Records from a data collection
---------------

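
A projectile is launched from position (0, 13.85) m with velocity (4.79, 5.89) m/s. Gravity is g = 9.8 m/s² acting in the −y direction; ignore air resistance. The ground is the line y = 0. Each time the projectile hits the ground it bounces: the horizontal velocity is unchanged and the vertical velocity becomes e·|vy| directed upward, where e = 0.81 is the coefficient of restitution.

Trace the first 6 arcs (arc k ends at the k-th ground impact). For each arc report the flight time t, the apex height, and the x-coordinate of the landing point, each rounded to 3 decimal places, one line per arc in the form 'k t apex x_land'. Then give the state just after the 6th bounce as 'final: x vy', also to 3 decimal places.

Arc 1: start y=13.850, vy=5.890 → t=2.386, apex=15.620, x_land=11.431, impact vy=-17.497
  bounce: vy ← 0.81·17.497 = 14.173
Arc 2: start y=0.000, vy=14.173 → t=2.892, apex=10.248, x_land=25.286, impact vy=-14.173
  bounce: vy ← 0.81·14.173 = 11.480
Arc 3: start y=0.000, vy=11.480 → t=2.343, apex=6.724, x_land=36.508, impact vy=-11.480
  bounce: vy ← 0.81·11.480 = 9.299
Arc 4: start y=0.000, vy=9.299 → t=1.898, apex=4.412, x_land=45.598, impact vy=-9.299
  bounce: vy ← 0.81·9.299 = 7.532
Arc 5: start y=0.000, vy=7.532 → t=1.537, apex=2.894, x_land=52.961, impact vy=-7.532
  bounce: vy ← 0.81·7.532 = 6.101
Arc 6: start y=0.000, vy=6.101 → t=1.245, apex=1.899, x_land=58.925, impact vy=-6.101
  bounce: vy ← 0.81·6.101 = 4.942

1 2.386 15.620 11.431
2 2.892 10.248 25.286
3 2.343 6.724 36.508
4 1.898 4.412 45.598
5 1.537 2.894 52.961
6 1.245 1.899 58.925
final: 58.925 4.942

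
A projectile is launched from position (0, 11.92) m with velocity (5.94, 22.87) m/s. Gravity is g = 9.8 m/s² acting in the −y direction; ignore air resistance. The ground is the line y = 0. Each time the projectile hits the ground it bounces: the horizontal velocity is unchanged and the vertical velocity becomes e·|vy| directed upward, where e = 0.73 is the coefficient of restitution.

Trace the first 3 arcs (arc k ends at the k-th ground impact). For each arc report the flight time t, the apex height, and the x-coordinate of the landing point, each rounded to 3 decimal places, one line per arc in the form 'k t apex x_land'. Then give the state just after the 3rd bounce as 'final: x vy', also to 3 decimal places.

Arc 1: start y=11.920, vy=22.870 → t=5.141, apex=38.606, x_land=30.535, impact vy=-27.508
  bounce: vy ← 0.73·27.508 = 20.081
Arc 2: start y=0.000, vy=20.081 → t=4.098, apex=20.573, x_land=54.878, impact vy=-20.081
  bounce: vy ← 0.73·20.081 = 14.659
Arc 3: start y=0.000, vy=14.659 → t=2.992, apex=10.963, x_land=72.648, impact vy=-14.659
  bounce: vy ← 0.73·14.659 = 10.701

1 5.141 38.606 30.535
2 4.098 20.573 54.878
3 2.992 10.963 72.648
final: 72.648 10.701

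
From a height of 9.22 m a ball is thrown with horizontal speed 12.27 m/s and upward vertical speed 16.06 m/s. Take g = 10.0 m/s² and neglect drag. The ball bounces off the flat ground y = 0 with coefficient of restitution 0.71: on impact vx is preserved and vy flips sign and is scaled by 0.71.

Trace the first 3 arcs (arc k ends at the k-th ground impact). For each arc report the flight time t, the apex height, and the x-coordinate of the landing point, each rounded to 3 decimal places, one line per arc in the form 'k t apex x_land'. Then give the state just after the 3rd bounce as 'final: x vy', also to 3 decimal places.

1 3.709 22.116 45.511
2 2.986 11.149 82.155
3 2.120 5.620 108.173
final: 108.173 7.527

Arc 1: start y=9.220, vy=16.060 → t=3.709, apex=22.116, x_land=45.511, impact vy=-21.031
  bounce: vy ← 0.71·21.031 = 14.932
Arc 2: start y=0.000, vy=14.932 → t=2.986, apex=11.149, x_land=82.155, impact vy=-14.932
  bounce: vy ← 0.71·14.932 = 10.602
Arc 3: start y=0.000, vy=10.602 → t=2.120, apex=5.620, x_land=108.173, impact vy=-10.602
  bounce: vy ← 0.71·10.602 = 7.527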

---------------

Directions for this task –
Copy each line of the entries exactly.

Exercise result –
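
A projectile is launched from position (0, 13.85) m with velocity (4.79, 5.89) m/s. Gravity is g = 9.8 m/s² acting in the −y direction; ignore air resistance. The ground is the line y = 0. Each time the projectile hits the ground it bounces: the horizontal velocity is unchanged and the vertical velocity becomes e·|vy| directed upward, where e = 0.81 is the coefficient of restitution.

Trace the first 6 arcs (arc k ends at the k-th ground impact). For each arc report the flight time t, the apex height, and the x-coordinate of the landing point, each rounded to 3 decimal places, one line per arc in the form 'k t apex x_land'. Then give the state just after the 6th bounce as 'final: x vy', also to 3 decimal places.

Arc 1: start y=13.850, vy=5.890 → t=2.386, apex=15.620, x_land=11.431, impact vy=-17.497
  bounce: vy ← 0.81·17.497 = 14.173
Arc 2: start y=0.000, vy=14.173 → t=2.892, apex=10.248, x_land=25.286, impact vy=-14.173
  bounce: vy ← 0.81·14.173 = 11.480
Arc 3: start y=0.000, vy=11.480 → t=2.343, apex=6.724, x_land=36.508, impact vy=-11.480
  bounce: vy ← 0.81·11.480 = 9.299
Arc 4: start y=0.000, vy=9.299 → t=1.898, apex=4.412, x_land=45.598, impact vy=-9.299
  bounce: vy ← 0.81·9.299 = 7.532
Arc 5: start y=0.000, vy=7.532 → t=1.537, apex=2.894, x_land=52.961, impact vy=-7.532
  bounce: vy ← 0.81·7.532 = 6.101
Arc 6: start y=0.000, vy=6.101 → t=1.245, apex=1.899, x_land=58.925, impact vy=-6.101
  bounce: vy ← 0.81·6.101 = 4.942

1 2.386 15.620 11.431
2 2.892 10.248 25.286
3 2.343 6.724 36.508
4 1.898 4.412 45.598
5 1.537 2.894 52.961
6 1.245 1.899 58.925
final: 58.925 4.942

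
A projectile is launched from position (0, 11.92) m with velocity (5.94, 22.87) m/s. Gravity is g = 9.8 m/s² acting in the −y direction; ignore air resistance. The ground is the line y = 0. Each time the projectile hits the ground it bounces: the horizontal velocity is unchanged and the vertical velocity becomes e·|vy| directed upward, where e = 0.73 is the coefficient of restitution.

Trace the first 3 arcs (arc k ends at the k-th ground impact). For each arc report the flight time t, the apex height, and the x-coordinate of the landing point, each rounded to 3 decimal places, one line per arc in the form 'k t apex x_land'. Then give the state just after the 3rd bounce as 'final: x vy', also to 3 decimal places.

Arc 1: start y=11.920, vy=22.870 → t=5.141, apex=38.606, x_land=30.535, impact vy=-27.508
  bounce: vy ← 0.73·27.508 = 20.081
Arc 2: start y=0.000, vy=20.081 → t=4.098, apex=20.573, x_land=54.878, impact vy=-20.081
  bounce: vy ← 0.73·20.081 = 14.659
Arc 3: start y=0.000, vy=14.659 → t=2.992, apex=10.963, x_land=72.648, impact vy=-14.659
  bounce: vy ← 0.73·14.659 = 10.701

1 5.141 38.606 30.535
2 4.098 20.573 54.878
3 2.992 10.963 72.648
final: 72.648 10.701

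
From a height of 9.22 m a ball is thrown with horizontal speed 12.27 m/s and upward vertical speed 16.06 m/s. Take g = 10.0 m/s² and neglect drag. The ball bounces off the flat ground y = 0 with coefficient of restitution 0.71: on impact vx is preserved and vy flips sign and is scaled by 0.71.

Trace the first 3 arcs (arc k ends at the k-th ground impact). For each arc report the flight time t, the apex height, and the x-coordinate of the landing point, each rounded to 3 decimal places, one line per arc in the form 'k t apex x_land'. Then give the state just after the 3rd bounce as 'final: x vy', also to 3 decimal places.

1 3.709 22.116 45.511
2 2.986 11.149 82.155
3 2.120 5.620 108.173
final: 108.173 7.527

Arc 1: start y=9.220, vy=16.060 → t=3.709, apex=22.116, x_land=45.511, impact vy=-21.031
  bounce: vy ← 0.71·21.031 = 14.932
Arc 2: start y=0.000, vy=14.932 → t=2.986, apex=11.149, x_land=82.155, impact vy=-14.932
  bounce: vy ← 0.71·14.932 = 10.602
Arc 3: start y=0.000, vy=10.602 → t=2.120, apex=5.620, x_land=108.173, impact vy=-10.602
  bounce: vy ← 0.71·10.602 = 7.527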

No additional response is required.